═══ Data listing ═══
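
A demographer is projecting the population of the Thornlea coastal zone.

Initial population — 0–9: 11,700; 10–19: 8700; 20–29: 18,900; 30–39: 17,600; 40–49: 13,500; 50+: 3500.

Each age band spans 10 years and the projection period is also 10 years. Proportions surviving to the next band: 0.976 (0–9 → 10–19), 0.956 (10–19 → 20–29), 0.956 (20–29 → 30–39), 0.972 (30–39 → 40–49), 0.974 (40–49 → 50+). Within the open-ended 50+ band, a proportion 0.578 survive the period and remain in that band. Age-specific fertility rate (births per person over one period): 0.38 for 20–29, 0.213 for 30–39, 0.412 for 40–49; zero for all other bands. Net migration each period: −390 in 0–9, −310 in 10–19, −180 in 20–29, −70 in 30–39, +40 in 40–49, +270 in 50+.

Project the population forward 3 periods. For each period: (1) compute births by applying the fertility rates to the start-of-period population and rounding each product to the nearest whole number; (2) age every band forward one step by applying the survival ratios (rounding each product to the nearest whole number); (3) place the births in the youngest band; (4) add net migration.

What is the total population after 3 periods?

(Groups numbered youngest = 1 to oldest = 6.)
[period 1]
Births: 18900 × 0.38 = 7182, 17600 × 0.213 = 3749, 13500 × 0.412 = 5562 → 16493
Group 2: 11700 × 0.976 = 11419
Group 3: 8700 × 0.956 = 8317
Group 4: 18900 × 0.956 = 18068
Group 5: 17600 × 0.972 = 17107
Group 6: 13500 × 0.974 + 3500 × 0.578 = 13149 + 2023 = 15172
Net migration: Group 1 − 390 → 16103; Group 2 − 310 → 11109; Group 3 − 180 → 8137; Group 4 − 70 → 17998; Group 5 + 40 → 17147; Group 6 + 270 → 15442
End of period: [16103, 11109, 8137, 17998, 17147, 15442]
[period 2]
Births: 8137 × 0.38 = 3092, 17998 × 0.213 = 3834, 17147 × 0.412 = 7065 → 13991
Group 2: 16103 × 0.976 = 15717
Group 3: 11109 × 0.956 = 10620
Group 4: 8137 × 0.956 = 7779
Group 5: 17998 × 0.972 = 17494
Group 6: 17147 × 0.974 + 15442 × 0.578 = 16701 + 8925 = 25626
Net migration: Group 1 − 390 → 13601; Group 2 − 310 → 15407; Group 3 − 180 → 10440; Group 4 − 70 → 7709; Group 5 + 40 → 17534; Group 6 + 270 → 25896
End of period: [13601, 15407, 10440, 7709, 17534, 25896]
[period 3]
Births: 10440 × 0.38 = 3967, 7709 × 0.213 = 1642, 17534 × 0.412 = 7224 → 12833
Group 2: 13601 × 0.976 = 13275
Group 3: 15407 × 0.956 = 14729
Group 4: 10440 × 0.956 = 9981
Group 5: 7709 × 0.972 = 7493
Group 6: 17534 × 0.974 + 25896 × 0.578 = 17078 + 14968 = 32046
Net migration: Group 1 − 390 → 12443; Group 2 − 310 → 12965; Group 3 − 180 → 14549; Group 4 − 70 → 9911; Group 5 + 40 → 7533; Group 6 + 270 → 32316
End of period: [12443, 12965, 14549, 9911, 7533, 32316]
Total after period 3: 12443 + 12965 + 14549 + 9911 + 7533 + 32316 = 89717

89717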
═══
_Task item_:
Copy out the full listing above. Keep every word as it is.

_Task solution_:
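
A demographer is projecting the population of the Thornlea coastal zone.

Initial population — 0–9: 11,700; 10–19: 8700; 20–29: 18,900; 30–39: 17,600; 40–49: 13,500; 50+: 3500.

Each age band spans 10 years and the projection period is also 10 years. Proportions surviving to the next band: 0.976 (0–9 → 10–19), 0.956 (10–19 → 20–29), 0.956 (20–29 → 30–39), 0.972 (30–39 → 40–49), 0.974 (40–49 → 50+). Within the open-ended 50+ band, a proportion 0.578 survive the period and remain in that band. Age-specific fertility rate (births per person over one period): 0.38 for 20–29, 0.213 for 30–39, 0.412 for 40–49; zero for all other bands. Net migration each period: −390 in 0–9, −310 in 10–19, −180 in 20–29, −70 in 30–39, +40 in 40–49, +270 in 50+.

Project the population forward 3 periods. For each period: (1) compute births by applying the fertility rates to the start-of-period population and rounding each product to the nearest whole number; (2) age every band forward one step by applying the survival ratios (rounding each product to the nearest whole number); (3) place the births in the youngest band; (4) add net migration.

What is the total population after 3 periods?

(Groups numbered youngest = 1 to oldest = 6.)
[period 1]
Births: 18900 × 0.38 = 7182, 17600 × 0.213 = 3749, 13500 × 0.412 = 5562 → 16493
Group 2: 11700 × 0.976 = 11419
Group 3: 8700 × 0.956 = 8317
Group 4: 18900 × 0.956 = 18068
Group 5: 17600 × 0.972 = 17107
Group 6: 13500 × 0.974 + 3500 × 0.578 = 13149 + 2023 = 15172
Net migration: Group 1 − 390 → 16103; Group 2 − 310 → 11109; Group 3 − 180 → 8137; Group 4 − 70 → 17998; Group 5 + 40 → 17147; Group 6 + 270 → 15442
End of period: [16103, 11109, 8137, 17998, 17147, 15442]
[period 2]
Births: 8137 × 0.38 = 3092, 17998 × 0.213 = 3834, 17147 × 0.412 = 7065 → 13991
Group 2: 16103 × 0.976 = 15717
Group 3: 11109 × 0.956 = 10620
Group 4: 8137 × 0.956 = 7779
Group 5: 17998 × 0.972 = 17494
Group 6: 17147 × 0.974 + 15442 × 0.578 = 16701 + 8925 = 25626
Net migration: Group 1 − 390 → 13601; Group 2 − 310 → 15407; Group 3 − 180 → 10440; Group 4 − 70 → 7709; Group 5 + 40 → 17534; Group 6 + 270 → 25896
End of period: [13601, 15407, 10440, 7709, 17534, 25896]
[period 3]
Births: 10440 × 0.38 = 3967, 7709 × 0.213 = 1642, 17534 × 0.412 = 7224 → 12833
Group 2: 13601 × 0.976 = 13275
Group 3: 15407 × 0.956 = 14729
Group 4: 10440 × 0.956 = 9981
Group 5: 7709 × 0.972 = 7493
Group 6: 17534 × 0.974 + 25896 × 0.578 = 17078 + 14968 = 32046
Net migration: Group 1 − 390 → 12443; Group 2 − 310 → 12965; Group 3 − 180 → 14549; Group 4 − 70 → 9911; Group 5 + 40 → 7533; Group 6 + 270 → 32316
End of period: [12443, 12965, 14549, 9911, 7533, 32316]
Total after period 3: 12443 + 12965 + 14549 + 9911 + 7533 + 32316 = 89717

89717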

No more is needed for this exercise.